## PROBLEM TO SOLVE
No line of the records may be dropped; print them all again exactly.

───

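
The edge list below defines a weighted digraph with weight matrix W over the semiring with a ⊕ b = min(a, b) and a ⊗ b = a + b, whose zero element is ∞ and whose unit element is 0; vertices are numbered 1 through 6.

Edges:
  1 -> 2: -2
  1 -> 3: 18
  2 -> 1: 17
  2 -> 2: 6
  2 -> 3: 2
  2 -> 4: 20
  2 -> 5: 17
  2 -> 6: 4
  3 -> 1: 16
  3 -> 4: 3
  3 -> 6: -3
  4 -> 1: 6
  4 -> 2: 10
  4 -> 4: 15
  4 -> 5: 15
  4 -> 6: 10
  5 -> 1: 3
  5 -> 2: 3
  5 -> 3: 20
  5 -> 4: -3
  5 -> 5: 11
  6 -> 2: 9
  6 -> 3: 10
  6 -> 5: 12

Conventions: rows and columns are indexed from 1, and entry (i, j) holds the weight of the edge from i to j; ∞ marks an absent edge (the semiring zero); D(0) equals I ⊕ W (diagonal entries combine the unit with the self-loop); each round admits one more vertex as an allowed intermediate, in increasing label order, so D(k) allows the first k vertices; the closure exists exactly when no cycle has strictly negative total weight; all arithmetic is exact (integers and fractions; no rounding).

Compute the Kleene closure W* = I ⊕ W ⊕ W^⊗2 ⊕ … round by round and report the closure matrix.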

───

## EXERCISE RESULT
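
The edge list below defines a weighted digraph with weight matrix W over the semiring with a ⊕ b = min(a, b) and a ⊗ b = a + b, whose zero element is ∞ and whose unit element is 0; vertices are numbered 1 through 6.

Edges:
  1 -> 2: -2
  1 -> 3: 18
  2 -> 1: 17
  2 -> 2: 6
  2 -> 3: 2
  2 -> 4: 20
  2 -> 5: 17
  2 -> 6: 4
  3 -> 1: 16
  3 -> 4: 3
  3 -> 6: -3
  4 -> 1: 6
  4 -> 2: 10
  4 -> 4: 15
  4 -> 5: 15
  4 -> 6: 10
  5 -> 1: 3
  5 -> 2: 3
  5 -> 3: 20
  5 -> 4: -3
  5 -> 5: 11
  6 -> 2: 9
  6 -> 3: 10
  6 -> 5: 12

Conventions: rows and columns are indexed from 1, and entry (i, j) holds the weight of the edge from i to j; ∞ marks an absent edge (the semiring zero); D(0) equals I ⊕ W (diagonal entries combine the unit with the self-loop); each round admits one more vertex as an allowed intermediate, in increasing label order, so D(k) allows the first k vertices; the closure exists exactly when no cycle has strictly negative total weight; all arithmetic is exact (integers and fractions; no rounding).

Compute the Kleene closure W* = I ⊕ W ⊕ W^⊗2 ⊕ … round by round and report the closure matrix.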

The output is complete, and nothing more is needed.